TRY IT => From the data below, set down exactly the lines between the one holding "h^3 + 2*h^2/3" and the one holding "(u - 6)*(u - 2) = u^2 - 8*u + 12", inclusive, and no others.

SOURCE RECORDS =>
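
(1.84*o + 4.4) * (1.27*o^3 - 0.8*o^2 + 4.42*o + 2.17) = 2.3368*o^4 + 4.116*o^3 + 4.6128*o^2 + 23.4408*o + 9.548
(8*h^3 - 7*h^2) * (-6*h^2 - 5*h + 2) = -48*h^5 + 2*h^4 + 51*h^3 - 14*h^2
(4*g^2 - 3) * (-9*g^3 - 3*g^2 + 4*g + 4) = -36*g^5 - 12*g^4 + 43*g^3 + 25*g^2 - 12*g - 12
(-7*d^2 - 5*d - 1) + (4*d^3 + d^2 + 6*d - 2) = 4*d^3 - 6*d^2 + d - 3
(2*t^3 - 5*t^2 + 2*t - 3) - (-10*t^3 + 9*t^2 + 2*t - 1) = 12*t^3 - 14*t^2 - 2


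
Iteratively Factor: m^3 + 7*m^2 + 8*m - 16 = (m + 4)*(m^2 + 3*m - 4) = (m + 4)^2*(m - 1)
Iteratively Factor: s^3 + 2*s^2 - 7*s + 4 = (s + 4)*(s^2 - 2*s + 1) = (s - 1)*(s + 4)*(s - 1)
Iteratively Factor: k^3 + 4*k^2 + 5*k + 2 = (k + 2)*(k^2 + 2*k + 1) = (k + 1)*(k + 2)*(k + 1)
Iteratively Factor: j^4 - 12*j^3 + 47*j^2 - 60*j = (j - 4)*(j^3 - 8*j^2 + 15*j) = j*(j - 4)*(j^2 - 8*j + 15) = j*(j - 5)*(j - 4)*(j - 3)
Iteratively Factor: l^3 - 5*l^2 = (l - 5)*(l^2) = l*(l - 5)*(l)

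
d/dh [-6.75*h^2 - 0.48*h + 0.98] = -13.5*h - 0.48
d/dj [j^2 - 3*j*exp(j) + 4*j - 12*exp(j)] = -3*j*exp(j) + 2*j - 15*exp(j) + 4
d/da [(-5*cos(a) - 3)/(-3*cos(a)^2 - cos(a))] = 3*(5*sin(a) + sin(a)/cos(a)^2 + 6*tan(a))/(3*cos(a) + 1)^2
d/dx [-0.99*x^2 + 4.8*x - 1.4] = 4.8 - 1.98*x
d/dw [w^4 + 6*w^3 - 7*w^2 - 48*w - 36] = 4*w^3 + 18*w^2 - 14*w - 48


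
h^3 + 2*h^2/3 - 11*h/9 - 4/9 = (h - 1)*(h + 1/3)*(h + 4/3)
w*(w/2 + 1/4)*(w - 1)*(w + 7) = w^4/2 + 13*w^3/4 - 2*w^2 - 7*w/4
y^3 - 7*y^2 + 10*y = y*(y - 5)*(y - 2)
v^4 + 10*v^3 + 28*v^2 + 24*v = v*(v + 2)^2*(v + 6)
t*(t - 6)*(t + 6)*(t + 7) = t^4 + 7*t^3 - 36*t^2 - 252*t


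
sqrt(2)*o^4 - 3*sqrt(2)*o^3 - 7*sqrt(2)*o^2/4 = o^2*(o - 7/2)*(sqrt(2)*o + sqrt(2)/2)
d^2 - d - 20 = (d - 5)*(d + 4)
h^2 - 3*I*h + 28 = (h - 7*I)*(h + 4*I)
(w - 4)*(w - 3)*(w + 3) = w^3 - 4*w^2 - 9*w + 36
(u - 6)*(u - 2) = u^2 - 8*u + 12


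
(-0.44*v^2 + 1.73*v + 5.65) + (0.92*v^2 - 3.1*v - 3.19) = 0.48*v^2 - 1.37*v + 2.46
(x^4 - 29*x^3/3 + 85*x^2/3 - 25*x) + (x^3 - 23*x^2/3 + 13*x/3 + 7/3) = x^4 - 26*x^3/3 + 62*x^2/3 - 62*x/3 + 7/3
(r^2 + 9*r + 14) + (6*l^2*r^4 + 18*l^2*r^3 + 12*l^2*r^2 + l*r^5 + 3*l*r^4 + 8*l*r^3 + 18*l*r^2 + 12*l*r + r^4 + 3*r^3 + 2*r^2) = 6*l^2*r^4 + 18*l^2*r^3 + 12*l^2*r^2 + l*r^5 + 3*l*r^4 + 8*l*r^3 + 18*l*r^2 + 12*l*r + r^4 + 3*r^3 + 3*r^2 + 9*r + 14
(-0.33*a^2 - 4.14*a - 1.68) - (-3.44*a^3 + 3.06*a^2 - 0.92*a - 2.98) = 3.44*a^3 - 3.39*a^2 - 3.22*a + 1.3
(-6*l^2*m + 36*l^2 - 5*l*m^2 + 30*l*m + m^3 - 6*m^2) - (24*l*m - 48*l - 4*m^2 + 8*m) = -6*l^2*m + 36*l^2 - 5*l*m^2 + 6*l*m + 48*l + m^3 - 2*m^2 - 8*m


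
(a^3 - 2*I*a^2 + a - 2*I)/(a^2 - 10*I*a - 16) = (a^2 + 1)/(a - 8*I)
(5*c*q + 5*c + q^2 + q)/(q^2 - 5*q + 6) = (5*c*q + 5*c + q^2 + q)/(q^2 - 5*q + 6)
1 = 1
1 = 1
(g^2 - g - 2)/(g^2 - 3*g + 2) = (g + 1)/(g - 1)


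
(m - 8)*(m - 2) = m^2 - 10*m + 16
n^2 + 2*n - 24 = (n - 4)*(n + 6)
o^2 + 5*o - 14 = (o - 2)*(o + 7)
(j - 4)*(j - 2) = j^2 - 6*j + 8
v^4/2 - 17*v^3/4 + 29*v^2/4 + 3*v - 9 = (v/2 + 1/2)*(v - 6)*(v - 2)*(v - 3/2)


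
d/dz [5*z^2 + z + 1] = 10*z + 1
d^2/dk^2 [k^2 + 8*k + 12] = 2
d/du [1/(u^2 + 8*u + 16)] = 2*(-u - 4)/(u^2 + 8*u + 16)^2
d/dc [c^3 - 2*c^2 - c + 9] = 3*c^2 - 4*c - 1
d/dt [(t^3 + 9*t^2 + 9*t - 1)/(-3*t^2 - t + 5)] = (-3*t^4 - 2*t^3 + 33*t^2 + 84*t + 44)/(9*t^4 + 6*t^3 - 29*t^2 - 10*t + 25)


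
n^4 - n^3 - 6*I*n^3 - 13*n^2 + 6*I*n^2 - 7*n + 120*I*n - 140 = (n - 5)*(n + 4)*(n - 7*I)*(n + I)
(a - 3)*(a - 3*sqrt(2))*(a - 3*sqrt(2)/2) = a^3 - 9*sqrt(2)*a^2/2 - 3*a^2 + 9*a + 27*sqrt(2)*a/2 - 27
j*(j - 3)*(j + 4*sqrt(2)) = j^3 - 3*j^2 + 4*sqrt(2)*j^2 - 12*sqrt(2)*j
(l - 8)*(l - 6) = l^2 - 14*l + 48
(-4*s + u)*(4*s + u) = -16*s^2 + u^2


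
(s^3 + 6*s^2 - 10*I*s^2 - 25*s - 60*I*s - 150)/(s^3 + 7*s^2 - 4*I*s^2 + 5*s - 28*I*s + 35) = (s^2 + s*(6 - 5*I) - 30*I)/(s^2 + s*(7 + I) + 7*I)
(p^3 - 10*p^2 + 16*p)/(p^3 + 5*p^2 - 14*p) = (p - 8)/(p + 7)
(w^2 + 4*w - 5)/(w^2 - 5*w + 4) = (w + 5)/(w - 4)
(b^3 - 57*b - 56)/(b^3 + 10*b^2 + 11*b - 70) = (b^2 - 7*b - 8)/(b^2 + 3*b - 10)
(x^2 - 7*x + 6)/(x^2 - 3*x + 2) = (x - 6)/(x - 2)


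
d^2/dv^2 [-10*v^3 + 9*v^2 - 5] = 18 - 60*v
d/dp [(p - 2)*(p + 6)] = 2*p + 4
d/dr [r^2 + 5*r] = 2*r + 5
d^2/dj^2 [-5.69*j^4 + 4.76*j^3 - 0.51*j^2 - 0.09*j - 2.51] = -68.28*j^2 + 28.56*j - 1.02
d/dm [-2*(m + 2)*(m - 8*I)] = -4*m - 4 + 16*I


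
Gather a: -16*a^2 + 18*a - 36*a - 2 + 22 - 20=-16*a^2 - 18*a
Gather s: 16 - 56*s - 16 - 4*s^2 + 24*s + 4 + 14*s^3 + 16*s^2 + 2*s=14*s^3 + 12*s^2 - 30*s + 4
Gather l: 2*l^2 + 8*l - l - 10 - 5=2*l^2 + 7*l - 15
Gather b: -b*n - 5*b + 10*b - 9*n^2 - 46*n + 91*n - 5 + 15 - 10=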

SOLUTION FOR THIS EXERCISE =>
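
h^3 + 2*h^2/3 - 11*h/9 - 4/9 = (h - 1)*(h + 1/3)*(h + 4/3)
w*(w/2 + 1/4)*(w - 1)*(w + 7) = w^4/2 + 13*w^3/4 - 2*w^2 - 7*w/4
y^3 - 7*y^2 + 10*y = y*(y - 5)*(y - 2)
v^4 + 10*v^3 + 28*v^2 + 24*v = v*(v + 2)^2*(v + 6)
t*(t - 6)*(t + 6)*(t + 7) = t^4 + 7*t^3 - 36*t^2 - 252*t


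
sqrt(2)*o^4 - 3*sqrt(2)*o^3 - 7*sqrt(2)*o^2/4 = o^2*(o - 7/2)*(sqrt(2)*o + sqrt(2)/2)
d^2 - d - 20 = (d - 5)*(d + 4)
h^2 - 3*I*h + 28 = (h - 7*I)*(h + 4*I)
(w - 4)*(w - 3)*(w + 3) = w^3 - 4*w^2 - 9*w + 36
(u - 6)*(u - 2) = u^2 - 8*u + 12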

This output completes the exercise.